- Opening Delimiter -

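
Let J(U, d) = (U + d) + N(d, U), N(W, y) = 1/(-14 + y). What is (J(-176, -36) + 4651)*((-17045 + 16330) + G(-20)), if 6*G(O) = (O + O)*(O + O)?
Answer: -226877021/114 ≈ -1.9902e+6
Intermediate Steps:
J(U, d) = U + d + 1/(-14 + U) (J(U, d) = (U + d) + 1/(-14 + U) = U + d + 1/(-14 + U))
G(O) = 2*O²/3 (G(O) = ((O + O)*(O + O))/6 = ((2*O)*(2*O))/6 = (4*O²)/6 = 2*O²/3)
(J(-176, -36) + 4651)*((-17045 + 16330) + G(-20)) = ((1 + (-14 - 176)*(-176 - 36))/(-14 - 176) + 4651)*((-17045 + 16330) + (⅔)*(-20)²) = ((1 - 190*(-212))/(-190) + 4651)*(-715 + (⅔)*400) = (-(1 + 40280)/190 + 4651)*(-715 + 800/3) = (-1/190*40281 + 4651)*(-1345/3) = (-40281/190 + 4651)*(-1345/3) = (843409/190)*(-1345/3) = -226877021/114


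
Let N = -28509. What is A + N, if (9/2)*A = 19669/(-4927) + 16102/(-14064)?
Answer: -341924294429/11993076 ≈ -28510.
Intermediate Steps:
A = -13690745/11993076 (A = 2*(19669/(-4927) + 16102/(-14064))/9 = 2*(19669*(-1/4927) + 16102*(-1/14064))/9 = 2*(-1513/379 - 8051/7032)/9 = (2/9)*(-13690745/2665128) = -13690745/11993076 ≈ -1.1416)
A + N = -13690745/11993076 - 28509 = -341924294429/11993076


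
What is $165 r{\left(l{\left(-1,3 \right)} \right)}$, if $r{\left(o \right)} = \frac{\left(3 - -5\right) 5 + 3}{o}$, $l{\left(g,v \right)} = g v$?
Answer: $-2365$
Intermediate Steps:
$r{\left(o \right)} = \frac{43}{o}$ ($r{\left(o \right)} = \frac{\left(3 + 5\right) 5 + 3}{o} = \frac{8 \cdot 5 + 3}{o} = \frac{40 + 3}{o} = \frac{43}{o}$)
$165 r{\left(l{\left(-1,3 \right)} \right)} = 165 \frac{43}{\left(-1\right) 3} = 165 \frac{43}{-3} = 165 \cdot 43 \left(- \frac{1}{3}\right) = 165 \left(- \frac{43}{3}\right) = -2365$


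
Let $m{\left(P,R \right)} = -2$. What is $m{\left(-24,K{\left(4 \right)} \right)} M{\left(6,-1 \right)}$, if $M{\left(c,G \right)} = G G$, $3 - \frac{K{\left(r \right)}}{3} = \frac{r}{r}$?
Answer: $-2$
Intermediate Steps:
$K{\left(r \right)} = 6$ ($K{\left(r \right)} = 9 - 3 \frac{r}{r} = 9 - 3 = 6$)
$M{\left(c,G \right)} = G^{2}$
$m{\left(-24,K{\left(4 \right)} \right)} M{\left(6,-1 \right)} = - 2 \left(-1\right)^{2} = \left(-2\right) 1 = -2$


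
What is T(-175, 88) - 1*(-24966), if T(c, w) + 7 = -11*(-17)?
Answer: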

- Closing Delimiter -

REQUIREMENT — What you give back should be only the lines of the records above, starting at the line with "What is $165" and ending at the line with "Answer: $-2$", restated word for word.

TASK OUTPUT —
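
What is $165 r{\left(l{\left(-1,3 \right)} \right)}$, if $r{\left(o \right)} = \frac{\left(3 - -5\right) 5 + 3}{o}$, $l{\left(g,v \right)} = g v$?
Answer: $-2365$
Intermediate Steps:
$r{\left(o \right)} = \frac{43}{o}$ ($r{\left(o \right)} = \frac{\left(3 + 5\right) 5 + 3}{o} = \frac{8 \cdot 5 + 3}{o} = \frac{40 + 3}{o} = \frac{43}{o}$)
$165 r{\left(l{\left(-1,3 \right)} \right)} = 165 \frac{43}{\left(-1\right) 3} = 165 \frac{43}{-3} = 165 \cdot 43 \left(- \frac{1}{3}\right) = 165 \left(- \frac{43}{3}\right) = -2365$


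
Let $m{\left(P,R \right)} = -2$. What is $m{\left(-24,K{\left(4 \right)} \right)} M{\left(6,-1 \right)}$, if $M{\left(c,G \right)} = G G$, $3 - \frac{K{\left(r \right)}}{3} = \frac{r}{r}$?
Answer: $-2$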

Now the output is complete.